==== Provided records ====

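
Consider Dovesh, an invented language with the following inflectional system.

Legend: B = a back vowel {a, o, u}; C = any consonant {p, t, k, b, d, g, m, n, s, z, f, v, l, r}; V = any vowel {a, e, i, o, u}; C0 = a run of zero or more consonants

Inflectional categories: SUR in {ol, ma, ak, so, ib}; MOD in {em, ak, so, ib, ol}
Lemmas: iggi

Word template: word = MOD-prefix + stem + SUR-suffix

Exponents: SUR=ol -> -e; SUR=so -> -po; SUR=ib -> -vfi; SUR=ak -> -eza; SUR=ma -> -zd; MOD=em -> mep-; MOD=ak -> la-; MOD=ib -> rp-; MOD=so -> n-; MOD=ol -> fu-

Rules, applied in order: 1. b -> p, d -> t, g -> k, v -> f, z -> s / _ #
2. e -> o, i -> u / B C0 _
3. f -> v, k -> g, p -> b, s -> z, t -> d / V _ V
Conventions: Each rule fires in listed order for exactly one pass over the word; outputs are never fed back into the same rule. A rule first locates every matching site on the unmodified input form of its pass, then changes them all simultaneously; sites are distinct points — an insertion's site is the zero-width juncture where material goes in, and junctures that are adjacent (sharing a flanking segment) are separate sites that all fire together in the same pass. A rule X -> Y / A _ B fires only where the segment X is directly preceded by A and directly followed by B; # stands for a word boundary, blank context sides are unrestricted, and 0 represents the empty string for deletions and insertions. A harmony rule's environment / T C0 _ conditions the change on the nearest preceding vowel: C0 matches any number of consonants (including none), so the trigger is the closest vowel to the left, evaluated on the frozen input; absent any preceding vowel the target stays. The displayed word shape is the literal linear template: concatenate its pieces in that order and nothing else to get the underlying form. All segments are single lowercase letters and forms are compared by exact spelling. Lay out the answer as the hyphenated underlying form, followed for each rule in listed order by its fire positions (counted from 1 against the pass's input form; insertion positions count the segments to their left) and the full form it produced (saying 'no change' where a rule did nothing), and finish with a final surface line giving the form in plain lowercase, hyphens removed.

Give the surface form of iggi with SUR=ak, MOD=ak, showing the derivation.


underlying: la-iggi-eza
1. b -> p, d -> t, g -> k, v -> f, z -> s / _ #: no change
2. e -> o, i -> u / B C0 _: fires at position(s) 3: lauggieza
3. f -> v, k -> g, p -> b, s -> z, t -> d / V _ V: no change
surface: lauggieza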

====
==== Provided records ====

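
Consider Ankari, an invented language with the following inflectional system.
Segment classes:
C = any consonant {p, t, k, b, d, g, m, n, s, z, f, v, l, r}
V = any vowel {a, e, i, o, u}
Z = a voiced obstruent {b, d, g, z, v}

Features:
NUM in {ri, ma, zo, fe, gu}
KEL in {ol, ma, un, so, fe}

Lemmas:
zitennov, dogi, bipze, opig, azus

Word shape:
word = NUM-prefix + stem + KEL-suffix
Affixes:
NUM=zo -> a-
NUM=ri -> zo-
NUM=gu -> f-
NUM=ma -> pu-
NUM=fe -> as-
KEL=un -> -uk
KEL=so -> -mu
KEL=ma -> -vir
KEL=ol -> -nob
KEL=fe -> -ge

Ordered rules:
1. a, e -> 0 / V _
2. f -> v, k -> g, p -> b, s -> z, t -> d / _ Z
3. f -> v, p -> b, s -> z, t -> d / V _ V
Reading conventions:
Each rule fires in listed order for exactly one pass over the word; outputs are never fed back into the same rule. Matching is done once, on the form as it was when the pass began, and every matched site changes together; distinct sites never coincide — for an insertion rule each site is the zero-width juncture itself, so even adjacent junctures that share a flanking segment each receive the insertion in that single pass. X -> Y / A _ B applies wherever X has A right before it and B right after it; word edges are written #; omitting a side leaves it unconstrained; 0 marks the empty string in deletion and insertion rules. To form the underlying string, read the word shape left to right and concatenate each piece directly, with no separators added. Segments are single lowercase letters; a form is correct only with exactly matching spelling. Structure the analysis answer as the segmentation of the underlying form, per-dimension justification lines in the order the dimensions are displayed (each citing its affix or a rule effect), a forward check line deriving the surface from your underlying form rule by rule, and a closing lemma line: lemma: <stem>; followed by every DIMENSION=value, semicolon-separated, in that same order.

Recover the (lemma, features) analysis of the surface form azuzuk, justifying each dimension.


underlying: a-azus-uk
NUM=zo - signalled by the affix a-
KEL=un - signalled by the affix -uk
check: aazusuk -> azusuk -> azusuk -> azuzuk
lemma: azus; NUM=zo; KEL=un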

====
==== Provided records ====

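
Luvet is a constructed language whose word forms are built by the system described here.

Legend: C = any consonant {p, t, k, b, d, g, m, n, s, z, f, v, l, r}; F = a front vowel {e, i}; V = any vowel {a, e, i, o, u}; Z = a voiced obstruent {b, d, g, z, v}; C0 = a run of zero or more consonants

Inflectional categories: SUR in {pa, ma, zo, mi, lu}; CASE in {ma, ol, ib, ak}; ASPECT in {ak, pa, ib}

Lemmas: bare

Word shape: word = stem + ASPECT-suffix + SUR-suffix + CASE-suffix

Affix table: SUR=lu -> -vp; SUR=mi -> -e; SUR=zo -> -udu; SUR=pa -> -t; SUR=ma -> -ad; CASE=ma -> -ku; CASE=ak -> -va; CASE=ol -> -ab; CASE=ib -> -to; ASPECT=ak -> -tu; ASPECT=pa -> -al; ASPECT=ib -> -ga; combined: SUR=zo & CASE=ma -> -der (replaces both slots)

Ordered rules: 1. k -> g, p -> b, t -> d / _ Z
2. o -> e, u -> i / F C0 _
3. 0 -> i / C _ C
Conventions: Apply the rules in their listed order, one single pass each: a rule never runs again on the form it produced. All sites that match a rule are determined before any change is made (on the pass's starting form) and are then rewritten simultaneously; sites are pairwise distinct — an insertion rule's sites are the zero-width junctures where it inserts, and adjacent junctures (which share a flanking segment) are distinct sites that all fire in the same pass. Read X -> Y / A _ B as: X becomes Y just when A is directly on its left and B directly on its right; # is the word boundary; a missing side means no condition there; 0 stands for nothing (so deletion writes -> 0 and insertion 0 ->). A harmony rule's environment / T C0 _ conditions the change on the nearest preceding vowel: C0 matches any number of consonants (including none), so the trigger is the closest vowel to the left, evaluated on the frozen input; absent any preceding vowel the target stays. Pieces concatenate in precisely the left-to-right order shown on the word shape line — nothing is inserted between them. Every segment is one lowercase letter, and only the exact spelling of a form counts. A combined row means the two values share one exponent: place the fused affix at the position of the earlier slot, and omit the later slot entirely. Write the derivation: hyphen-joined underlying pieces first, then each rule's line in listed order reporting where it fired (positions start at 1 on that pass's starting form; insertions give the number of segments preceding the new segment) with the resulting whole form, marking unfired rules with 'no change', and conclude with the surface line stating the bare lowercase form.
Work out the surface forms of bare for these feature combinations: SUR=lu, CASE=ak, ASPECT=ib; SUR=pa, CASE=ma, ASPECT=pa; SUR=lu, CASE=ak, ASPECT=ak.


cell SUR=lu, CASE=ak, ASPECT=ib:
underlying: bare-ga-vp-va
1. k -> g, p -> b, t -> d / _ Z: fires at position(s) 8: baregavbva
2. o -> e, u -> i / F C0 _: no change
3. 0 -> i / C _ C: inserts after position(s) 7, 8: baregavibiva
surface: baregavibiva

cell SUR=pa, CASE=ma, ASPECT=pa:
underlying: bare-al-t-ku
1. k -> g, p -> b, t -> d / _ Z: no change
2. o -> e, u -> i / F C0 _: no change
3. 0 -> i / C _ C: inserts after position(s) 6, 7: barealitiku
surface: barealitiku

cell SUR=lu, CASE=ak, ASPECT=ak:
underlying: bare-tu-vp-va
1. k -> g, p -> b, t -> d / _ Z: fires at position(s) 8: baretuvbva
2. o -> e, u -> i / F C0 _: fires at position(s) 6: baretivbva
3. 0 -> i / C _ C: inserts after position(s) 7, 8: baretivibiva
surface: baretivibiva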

====

• **Requirement**
How many lines in the records contain the word "voiced"? Answer with the number alone.

• **Exercise response**
2